-- Opening Marker --

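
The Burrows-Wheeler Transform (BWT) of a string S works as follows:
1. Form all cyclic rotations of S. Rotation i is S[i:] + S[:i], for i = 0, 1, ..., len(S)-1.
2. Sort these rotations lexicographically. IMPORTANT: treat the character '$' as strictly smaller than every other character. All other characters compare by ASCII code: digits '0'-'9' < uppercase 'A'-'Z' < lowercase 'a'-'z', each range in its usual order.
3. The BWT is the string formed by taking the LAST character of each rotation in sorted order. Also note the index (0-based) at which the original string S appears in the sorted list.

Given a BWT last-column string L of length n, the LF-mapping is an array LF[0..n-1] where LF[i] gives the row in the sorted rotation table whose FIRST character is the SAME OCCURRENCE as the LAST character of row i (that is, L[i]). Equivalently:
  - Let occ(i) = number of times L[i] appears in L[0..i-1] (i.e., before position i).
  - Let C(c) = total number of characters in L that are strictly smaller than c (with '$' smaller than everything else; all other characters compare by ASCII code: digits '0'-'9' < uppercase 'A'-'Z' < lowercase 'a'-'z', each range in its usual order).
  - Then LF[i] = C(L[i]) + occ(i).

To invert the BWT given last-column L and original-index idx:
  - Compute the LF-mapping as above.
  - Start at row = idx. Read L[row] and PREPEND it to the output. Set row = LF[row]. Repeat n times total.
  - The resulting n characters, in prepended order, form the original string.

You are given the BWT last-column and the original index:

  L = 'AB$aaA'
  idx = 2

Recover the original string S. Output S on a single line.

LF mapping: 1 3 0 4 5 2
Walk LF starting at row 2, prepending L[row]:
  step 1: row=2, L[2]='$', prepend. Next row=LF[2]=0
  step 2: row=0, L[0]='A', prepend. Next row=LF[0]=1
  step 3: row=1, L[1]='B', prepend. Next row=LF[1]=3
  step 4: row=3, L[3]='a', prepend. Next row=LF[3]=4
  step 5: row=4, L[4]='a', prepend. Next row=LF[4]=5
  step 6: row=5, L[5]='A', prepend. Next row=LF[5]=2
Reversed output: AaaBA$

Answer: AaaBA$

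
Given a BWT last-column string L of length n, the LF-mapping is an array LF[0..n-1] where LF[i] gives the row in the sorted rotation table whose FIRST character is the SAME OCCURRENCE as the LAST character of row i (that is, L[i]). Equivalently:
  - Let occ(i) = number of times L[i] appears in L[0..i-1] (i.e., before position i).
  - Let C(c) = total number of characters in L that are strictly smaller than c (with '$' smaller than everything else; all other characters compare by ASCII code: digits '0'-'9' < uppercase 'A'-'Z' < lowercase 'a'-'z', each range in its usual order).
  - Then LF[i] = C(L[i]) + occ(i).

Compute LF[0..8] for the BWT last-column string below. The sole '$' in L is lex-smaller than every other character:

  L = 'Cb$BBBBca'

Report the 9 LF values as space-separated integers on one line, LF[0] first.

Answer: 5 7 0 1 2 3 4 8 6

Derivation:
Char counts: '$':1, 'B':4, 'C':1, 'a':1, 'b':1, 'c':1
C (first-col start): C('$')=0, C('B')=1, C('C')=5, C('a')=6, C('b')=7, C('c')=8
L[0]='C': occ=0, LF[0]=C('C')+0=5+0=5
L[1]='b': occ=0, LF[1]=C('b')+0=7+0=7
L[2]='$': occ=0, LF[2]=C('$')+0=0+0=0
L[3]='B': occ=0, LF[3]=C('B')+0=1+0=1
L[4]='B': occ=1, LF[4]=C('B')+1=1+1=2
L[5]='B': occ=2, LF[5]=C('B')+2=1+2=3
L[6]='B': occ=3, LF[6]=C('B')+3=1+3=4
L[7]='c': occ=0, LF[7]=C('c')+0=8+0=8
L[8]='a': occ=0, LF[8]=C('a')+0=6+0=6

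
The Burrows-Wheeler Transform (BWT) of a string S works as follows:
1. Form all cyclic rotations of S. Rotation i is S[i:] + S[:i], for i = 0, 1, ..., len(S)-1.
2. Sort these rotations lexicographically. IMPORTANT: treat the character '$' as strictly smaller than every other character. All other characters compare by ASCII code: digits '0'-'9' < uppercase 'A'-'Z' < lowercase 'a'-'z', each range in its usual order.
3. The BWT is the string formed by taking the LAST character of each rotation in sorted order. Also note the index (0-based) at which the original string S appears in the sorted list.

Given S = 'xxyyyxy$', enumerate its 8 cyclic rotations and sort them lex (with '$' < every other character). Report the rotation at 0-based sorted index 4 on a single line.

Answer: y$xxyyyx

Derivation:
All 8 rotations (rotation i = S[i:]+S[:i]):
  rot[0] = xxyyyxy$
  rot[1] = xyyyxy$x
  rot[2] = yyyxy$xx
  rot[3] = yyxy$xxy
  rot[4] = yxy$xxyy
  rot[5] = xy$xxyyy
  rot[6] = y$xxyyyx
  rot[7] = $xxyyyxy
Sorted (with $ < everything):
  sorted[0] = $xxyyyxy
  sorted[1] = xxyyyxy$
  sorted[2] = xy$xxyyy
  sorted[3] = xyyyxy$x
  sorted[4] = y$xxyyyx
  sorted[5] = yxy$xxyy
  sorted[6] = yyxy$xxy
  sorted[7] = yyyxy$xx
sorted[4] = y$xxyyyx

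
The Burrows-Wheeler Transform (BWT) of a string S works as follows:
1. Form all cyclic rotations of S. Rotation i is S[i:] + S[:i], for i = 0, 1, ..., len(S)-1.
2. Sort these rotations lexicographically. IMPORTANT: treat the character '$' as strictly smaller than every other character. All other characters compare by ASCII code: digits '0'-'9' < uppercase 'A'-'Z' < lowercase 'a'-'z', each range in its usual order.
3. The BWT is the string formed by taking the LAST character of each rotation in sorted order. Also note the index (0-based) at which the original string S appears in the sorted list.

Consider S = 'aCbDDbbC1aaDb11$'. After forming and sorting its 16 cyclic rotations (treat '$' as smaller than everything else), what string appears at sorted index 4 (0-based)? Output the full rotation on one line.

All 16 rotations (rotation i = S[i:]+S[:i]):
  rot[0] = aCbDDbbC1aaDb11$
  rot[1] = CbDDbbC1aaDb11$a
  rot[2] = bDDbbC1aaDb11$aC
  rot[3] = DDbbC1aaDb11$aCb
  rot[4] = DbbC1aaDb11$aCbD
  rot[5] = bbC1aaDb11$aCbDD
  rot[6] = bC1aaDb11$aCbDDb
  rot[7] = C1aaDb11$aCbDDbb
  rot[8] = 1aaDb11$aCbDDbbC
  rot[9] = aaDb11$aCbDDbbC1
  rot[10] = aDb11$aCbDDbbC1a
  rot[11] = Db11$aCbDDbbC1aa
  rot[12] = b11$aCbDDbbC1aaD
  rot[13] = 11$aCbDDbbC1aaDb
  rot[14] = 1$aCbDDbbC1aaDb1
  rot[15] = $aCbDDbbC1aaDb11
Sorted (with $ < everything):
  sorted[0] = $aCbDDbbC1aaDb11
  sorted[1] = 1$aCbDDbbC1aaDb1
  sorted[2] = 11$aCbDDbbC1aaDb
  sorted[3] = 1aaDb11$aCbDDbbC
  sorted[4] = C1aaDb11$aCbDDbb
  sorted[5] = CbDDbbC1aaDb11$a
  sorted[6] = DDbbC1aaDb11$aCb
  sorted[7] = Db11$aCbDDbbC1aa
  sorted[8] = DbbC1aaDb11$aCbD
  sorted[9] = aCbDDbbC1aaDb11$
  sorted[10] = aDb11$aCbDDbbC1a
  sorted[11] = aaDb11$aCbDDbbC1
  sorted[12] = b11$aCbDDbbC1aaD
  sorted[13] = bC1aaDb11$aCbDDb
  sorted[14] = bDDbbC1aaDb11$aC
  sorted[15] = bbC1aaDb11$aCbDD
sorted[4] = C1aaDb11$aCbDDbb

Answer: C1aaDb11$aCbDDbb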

-- Closing Marker --
-- Opening Marker --

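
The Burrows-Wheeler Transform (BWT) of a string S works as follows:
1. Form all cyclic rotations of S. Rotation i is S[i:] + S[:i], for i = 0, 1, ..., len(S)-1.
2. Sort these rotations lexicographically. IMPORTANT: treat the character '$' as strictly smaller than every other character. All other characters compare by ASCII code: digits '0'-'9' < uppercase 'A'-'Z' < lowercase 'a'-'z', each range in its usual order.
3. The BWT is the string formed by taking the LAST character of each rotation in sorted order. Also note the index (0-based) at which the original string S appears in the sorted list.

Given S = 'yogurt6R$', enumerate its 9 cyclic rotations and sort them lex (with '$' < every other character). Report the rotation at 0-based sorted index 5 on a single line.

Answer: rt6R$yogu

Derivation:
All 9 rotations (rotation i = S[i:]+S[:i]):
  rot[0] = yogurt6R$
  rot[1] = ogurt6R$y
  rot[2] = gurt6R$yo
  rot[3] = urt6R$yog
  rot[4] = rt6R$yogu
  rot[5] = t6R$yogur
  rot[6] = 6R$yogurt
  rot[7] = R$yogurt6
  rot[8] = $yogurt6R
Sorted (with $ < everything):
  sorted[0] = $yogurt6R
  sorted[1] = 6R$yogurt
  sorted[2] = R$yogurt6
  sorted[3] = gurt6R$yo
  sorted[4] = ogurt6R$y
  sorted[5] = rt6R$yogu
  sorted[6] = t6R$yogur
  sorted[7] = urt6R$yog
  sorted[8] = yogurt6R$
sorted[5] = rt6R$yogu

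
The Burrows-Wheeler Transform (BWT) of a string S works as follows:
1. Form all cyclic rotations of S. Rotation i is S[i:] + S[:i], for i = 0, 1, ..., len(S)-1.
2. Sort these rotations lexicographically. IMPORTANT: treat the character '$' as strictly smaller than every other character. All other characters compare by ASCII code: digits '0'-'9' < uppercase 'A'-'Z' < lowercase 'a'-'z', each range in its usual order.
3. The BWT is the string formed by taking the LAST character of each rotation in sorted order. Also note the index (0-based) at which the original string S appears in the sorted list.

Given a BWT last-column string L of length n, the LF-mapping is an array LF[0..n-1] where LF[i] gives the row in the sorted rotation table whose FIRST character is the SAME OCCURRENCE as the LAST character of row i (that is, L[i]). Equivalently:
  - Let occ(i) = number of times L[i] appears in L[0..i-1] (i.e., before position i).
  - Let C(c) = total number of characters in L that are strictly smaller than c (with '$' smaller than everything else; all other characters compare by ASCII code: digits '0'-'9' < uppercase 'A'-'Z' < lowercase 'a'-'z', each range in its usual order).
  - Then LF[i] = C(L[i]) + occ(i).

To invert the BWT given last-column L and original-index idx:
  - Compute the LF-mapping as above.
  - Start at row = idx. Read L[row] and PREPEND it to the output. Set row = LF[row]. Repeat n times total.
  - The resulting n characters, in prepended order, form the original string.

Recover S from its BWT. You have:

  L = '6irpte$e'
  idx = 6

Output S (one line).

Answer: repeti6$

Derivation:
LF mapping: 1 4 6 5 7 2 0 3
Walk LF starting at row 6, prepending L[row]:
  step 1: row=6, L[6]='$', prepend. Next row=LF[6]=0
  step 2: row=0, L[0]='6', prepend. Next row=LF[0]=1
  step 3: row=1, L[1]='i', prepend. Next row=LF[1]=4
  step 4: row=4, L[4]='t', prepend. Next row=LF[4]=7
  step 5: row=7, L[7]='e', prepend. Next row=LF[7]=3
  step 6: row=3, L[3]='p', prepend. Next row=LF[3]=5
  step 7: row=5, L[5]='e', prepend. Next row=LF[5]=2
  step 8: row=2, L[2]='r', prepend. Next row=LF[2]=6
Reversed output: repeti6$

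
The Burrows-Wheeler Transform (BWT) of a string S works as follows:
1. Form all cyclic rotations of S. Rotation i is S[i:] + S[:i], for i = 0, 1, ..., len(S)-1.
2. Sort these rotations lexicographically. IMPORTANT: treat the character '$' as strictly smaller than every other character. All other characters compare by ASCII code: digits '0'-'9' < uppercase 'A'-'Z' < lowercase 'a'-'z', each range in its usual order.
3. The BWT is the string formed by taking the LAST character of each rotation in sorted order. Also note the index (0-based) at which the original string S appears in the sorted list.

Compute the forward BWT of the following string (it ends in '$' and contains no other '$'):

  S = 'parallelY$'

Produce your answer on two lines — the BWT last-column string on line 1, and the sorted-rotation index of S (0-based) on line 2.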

-- Closing Marker --

* **What the exercise asks**: Using the data above, repeat exactly the lines that begin at the line with "S = 'parallelY$'" and end at the line with "Produce your answer", both ends included.

* **Answer box**:
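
  S = 'parallelY$'

Produce your answer on two lines — the BWT last-column string on line 1, and the sorted-rotation index of S (0-based) on line 2.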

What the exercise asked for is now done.